WORK TASK:
Please copy out the entries below exactly, beginning with the line that contains "Work through this problem. In Cl(4,0), for the" and ending with the line that contains "Think about this question. Find", and include nothing outside that span.

══ THE DATA ══

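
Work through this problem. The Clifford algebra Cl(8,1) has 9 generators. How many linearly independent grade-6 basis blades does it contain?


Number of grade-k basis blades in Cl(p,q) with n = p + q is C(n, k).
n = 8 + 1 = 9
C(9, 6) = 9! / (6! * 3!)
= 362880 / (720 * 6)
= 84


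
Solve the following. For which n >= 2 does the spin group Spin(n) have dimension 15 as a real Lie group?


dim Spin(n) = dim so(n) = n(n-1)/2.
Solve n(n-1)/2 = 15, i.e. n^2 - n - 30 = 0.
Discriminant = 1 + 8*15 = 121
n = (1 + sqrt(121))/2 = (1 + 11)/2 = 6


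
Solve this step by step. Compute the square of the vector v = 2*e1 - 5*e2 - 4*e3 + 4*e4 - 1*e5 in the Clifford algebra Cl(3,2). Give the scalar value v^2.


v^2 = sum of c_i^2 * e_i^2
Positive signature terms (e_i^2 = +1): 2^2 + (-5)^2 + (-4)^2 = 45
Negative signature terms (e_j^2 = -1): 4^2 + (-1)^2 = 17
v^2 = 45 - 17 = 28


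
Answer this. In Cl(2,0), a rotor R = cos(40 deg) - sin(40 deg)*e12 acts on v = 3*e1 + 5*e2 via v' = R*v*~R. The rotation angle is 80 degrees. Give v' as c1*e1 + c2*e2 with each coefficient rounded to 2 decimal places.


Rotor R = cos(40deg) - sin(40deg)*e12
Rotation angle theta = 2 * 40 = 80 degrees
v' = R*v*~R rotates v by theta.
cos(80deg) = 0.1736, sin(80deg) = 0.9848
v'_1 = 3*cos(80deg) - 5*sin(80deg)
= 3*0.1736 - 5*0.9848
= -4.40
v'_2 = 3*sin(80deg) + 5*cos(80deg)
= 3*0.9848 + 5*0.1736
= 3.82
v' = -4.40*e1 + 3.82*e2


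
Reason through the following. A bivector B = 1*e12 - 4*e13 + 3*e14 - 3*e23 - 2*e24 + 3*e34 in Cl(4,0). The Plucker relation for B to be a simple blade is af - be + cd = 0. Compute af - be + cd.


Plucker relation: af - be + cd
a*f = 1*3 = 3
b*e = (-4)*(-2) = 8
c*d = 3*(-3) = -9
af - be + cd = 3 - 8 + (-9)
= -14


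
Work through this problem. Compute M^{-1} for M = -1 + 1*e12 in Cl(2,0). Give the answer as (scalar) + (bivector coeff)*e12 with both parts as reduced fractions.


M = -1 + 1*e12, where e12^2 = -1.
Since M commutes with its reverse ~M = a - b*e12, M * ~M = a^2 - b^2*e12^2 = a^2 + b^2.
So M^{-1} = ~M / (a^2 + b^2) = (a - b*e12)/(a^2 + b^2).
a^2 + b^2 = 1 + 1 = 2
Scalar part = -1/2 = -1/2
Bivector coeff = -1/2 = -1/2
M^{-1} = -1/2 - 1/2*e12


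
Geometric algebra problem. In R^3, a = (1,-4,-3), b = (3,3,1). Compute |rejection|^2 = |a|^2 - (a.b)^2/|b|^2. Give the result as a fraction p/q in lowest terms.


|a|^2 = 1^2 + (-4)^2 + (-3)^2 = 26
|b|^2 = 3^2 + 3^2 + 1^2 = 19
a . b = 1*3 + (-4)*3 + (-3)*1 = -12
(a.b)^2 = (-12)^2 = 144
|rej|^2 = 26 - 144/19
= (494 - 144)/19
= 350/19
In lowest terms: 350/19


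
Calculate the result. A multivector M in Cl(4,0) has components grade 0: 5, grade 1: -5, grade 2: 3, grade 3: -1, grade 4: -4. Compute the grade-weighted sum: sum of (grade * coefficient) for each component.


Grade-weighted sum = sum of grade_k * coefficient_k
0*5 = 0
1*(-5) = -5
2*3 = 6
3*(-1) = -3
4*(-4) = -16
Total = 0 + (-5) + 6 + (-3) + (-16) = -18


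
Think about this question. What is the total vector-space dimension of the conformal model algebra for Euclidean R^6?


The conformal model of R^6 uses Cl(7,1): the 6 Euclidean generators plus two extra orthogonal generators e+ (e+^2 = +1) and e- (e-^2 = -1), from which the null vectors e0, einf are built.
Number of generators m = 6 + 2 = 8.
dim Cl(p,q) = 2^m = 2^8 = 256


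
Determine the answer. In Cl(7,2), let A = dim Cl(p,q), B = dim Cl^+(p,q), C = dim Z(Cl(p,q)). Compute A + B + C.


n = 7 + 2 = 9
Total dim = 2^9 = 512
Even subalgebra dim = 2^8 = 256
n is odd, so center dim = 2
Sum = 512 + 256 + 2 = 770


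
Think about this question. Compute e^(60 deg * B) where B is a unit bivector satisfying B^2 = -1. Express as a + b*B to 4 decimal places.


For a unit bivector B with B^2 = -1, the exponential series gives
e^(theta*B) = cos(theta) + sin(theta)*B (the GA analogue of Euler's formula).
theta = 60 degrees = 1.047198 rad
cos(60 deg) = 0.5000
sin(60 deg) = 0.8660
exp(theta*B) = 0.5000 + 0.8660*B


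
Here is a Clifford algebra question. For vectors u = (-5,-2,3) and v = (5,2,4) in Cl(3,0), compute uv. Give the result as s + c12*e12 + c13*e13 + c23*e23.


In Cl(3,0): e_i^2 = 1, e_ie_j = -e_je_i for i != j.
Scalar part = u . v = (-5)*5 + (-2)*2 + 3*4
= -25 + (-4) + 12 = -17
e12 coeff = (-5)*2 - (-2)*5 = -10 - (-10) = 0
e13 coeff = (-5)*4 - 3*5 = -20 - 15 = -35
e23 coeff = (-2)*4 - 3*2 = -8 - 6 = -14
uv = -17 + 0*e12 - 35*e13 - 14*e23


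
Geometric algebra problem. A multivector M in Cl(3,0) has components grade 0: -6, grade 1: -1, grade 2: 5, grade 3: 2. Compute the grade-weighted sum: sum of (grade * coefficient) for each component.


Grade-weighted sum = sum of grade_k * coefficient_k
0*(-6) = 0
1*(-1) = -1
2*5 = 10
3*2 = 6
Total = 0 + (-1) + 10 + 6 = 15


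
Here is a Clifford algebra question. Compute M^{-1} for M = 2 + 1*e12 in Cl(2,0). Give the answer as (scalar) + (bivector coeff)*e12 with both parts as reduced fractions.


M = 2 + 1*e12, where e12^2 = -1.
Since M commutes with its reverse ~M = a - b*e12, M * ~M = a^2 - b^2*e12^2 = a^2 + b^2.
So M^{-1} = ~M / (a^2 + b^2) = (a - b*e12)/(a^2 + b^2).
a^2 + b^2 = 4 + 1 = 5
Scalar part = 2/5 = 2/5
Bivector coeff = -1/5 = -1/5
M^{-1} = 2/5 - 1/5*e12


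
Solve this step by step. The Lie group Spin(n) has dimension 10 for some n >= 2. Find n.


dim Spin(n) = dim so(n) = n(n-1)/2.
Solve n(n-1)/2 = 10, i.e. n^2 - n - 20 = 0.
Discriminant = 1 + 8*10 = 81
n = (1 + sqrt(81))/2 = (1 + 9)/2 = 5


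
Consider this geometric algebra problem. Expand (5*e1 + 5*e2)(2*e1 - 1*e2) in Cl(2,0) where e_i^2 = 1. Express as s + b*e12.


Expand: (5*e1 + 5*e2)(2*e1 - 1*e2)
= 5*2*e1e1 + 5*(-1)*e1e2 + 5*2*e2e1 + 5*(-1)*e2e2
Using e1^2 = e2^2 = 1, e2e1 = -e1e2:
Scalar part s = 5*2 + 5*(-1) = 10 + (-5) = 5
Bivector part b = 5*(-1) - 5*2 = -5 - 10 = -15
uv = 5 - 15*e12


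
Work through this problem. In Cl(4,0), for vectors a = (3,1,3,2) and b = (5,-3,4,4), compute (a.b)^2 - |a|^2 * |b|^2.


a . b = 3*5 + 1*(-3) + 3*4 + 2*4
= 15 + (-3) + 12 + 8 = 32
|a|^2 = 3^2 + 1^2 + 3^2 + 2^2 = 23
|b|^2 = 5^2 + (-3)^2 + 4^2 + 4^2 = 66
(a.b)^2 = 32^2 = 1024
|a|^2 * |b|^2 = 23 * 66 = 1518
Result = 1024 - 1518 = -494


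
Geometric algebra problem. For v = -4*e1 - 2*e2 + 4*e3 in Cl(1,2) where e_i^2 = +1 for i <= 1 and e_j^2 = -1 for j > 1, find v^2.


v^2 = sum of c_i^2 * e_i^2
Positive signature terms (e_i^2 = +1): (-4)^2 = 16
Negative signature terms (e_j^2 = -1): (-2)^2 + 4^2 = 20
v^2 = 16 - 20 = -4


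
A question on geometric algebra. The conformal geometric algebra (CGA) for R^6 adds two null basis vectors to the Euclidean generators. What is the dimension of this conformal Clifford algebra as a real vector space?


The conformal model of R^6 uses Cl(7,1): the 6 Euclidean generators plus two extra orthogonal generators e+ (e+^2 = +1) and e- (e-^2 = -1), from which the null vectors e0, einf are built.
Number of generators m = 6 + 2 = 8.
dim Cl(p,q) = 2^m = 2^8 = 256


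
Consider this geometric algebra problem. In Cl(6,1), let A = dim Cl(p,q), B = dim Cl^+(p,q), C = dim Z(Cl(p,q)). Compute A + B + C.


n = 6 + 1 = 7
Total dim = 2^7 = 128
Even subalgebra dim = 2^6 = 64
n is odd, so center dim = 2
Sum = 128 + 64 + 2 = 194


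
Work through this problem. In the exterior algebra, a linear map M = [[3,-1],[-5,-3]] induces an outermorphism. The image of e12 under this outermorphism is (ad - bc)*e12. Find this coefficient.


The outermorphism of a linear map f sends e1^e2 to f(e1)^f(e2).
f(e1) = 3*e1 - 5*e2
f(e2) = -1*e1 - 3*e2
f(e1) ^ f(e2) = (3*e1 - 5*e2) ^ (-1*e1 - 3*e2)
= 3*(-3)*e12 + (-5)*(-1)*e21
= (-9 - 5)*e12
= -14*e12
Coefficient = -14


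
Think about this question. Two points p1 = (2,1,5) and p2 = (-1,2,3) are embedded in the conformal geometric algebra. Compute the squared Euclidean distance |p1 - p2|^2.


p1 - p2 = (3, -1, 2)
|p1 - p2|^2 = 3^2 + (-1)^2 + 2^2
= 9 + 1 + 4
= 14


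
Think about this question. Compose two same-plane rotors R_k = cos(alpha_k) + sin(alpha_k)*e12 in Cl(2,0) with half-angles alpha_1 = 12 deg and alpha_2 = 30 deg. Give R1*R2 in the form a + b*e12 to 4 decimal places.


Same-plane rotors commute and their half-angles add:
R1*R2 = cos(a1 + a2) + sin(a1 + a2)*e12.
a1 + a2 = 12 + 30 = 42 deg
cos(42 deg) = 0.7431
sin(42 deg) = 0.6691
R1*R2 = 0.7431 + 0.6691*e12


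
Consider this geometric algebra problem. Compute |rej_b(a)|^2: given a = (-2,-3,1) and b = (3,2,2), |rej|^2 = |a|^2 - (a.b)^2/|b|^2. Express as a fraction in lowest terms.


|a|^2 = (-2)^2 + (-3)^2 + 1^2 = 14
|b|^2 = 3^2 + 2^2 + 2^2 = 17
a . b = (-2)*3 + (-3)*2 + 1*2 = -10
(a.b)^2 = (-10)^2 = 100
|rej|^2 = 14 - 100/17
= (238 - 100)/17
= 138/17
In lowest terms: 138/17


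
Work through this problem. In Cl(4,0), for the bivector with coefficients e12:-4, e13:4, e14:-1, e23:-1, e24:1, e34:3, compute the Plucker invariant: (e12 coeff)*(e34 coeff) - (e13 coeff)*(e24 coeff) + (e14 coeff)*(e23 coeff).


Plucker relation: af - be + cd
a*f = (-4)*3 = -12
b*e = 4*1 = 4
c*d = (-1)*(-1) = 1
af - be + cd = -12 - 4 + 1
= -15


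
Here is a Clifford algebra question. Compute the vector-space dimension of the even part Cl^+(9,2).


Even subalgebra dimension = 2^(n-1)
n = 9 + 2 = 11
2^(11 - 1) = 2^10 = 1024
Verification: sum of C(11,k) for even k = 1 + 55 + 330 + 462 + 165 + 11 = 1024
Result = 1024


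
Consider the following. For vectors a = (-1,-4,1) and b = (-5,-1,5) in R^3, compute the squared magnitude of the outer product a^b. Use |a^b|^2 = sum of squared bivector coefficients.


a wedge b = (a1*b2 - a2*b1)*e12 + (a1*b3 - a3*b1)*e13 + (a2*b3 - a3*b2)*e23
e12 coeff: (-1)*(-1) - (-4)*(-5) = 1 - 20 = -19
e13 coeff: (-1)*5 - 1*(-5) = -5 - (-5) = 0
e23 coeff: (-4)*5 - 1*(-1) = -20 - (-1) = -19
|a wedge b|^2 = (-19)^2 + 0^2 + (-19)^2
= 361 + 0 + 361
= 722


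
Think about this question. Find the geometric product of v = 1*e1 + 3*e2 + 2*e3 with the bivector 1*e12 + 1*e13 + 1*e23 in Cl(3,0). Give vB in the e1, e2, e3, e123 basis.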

═══
══ THE DATA ══

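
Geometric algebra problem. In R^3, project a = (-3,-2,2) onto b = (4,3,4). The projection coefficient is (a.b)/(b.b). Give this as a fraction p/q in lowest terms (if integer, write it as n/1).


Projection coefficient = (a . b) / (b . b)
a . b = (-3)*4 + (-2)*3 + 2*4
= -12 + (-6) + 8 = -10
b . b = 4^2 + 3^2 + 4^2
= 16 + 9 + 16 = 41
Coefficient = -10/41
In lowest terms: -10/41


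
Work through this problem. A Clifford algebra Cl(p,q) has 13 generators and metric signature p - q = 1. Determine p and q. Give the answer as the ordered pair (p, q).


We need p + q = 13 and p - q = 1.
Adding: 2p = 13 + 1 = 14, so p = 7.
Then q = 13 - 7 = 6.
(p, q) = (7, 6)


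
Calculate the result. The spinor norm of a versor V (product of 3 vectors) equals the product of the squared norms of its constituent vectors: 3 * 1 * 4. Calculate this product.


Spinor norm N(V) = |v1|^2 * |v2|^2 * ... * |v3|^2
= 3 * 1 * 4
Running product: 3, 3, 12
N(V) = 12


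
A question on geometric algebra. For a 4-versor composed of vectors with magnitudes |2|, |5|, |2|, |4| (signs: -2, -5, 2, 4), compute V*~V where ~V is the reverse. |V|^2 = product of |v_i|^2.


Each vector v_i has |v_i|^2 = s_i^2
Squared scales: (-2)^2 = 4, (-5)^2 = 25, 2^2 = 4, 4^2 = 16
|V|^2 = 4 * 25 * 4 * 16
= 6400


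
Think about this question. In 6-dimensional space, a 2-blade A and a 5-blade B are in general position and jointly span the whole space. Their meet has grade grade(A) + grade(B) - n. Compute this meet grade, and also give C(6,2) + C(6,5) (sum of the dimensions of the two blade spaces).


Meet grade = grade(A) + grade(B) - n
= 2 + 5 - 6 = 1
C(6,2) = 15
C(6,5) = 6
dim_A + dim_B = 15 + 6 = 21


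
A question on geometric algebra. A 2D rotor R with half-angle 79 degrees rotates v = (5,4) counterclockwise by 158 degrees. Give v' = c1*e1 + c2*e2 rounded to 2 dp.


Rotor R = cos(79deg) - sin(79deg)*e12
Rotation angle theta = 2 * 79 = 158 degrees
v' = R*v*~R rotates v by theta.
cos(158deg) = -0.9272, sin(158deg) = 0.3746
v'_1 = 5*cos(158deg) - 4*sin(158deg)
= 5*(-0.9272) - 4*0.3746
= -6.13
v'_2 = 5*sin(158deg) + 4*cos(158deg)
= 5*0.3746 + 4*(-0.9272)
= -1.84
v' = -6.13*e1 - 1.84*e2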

═══

RESPONSE BELOW:
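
Work through this problem. In Cl(4,0), for the bivector with coefficients e12:-4, e13:4, e14:-1, e23:-1, e24:1, e34:3, compute the Plucker invariant: (e12 coeff)*(e34 coeff) - (e13 coeff)*(e24 coeff) + (e14 coeff)*(e23 coeff).


Plucker relation: af - be + cd
a*f = (-4)*3 = -12
b*e = 4*1 = 4
c*d = (-1)*(-1) = 1
af - be + cd = -12 - 4 + 1
= -15


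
Here is a Clifford algebra question. Compute the vector-space dimension of the even part Cl^+(9,2).


Even subalgebra dimension = 2^(n-1)
n = 9 + 2 = 11
2^(11 - 1) = 2^10 = 1024
Verification: sum of C(11,k) for even k = 1 + 55 + 330 + 462 + 165 + 11 = 1024
Result = 1024


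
Consider the following. For vectors a = (-1,-4,1) and b = (-5,-1,5) in R^3, compute the squared magnitude of the outer product a^b. Use |a^b|^2 = sum of squared bivector coefficients.


a wedge b = (a1*b2 - a2*b1)*e12 + (a1*b3 - a3*b1)*e13 + (a2*b3 - a3*b2)*e23
e12 coeff: (-1)*(-1) - (-4)*(-5) = 1 - 20 = -19
e13 coeff: (-1)*5 - 1*(-5) = -5 - (-5) = 0
e23 coeff: (-4)*5 - 1*(-1) = -20 - (-1) = -19
|a wedge b|^2 = (-19)^2 + 0^2 + (-19)^2
= 361 + 0 + 361
= 722


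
Think about this question. Find the geometric product of v = 1*e1 + 3*e2 + 2*e3 with the bivector 1*e12 + 1*e13 + 1*e23 in Cl(3,0). Give vB in the e1, e2, e3, e123 basis.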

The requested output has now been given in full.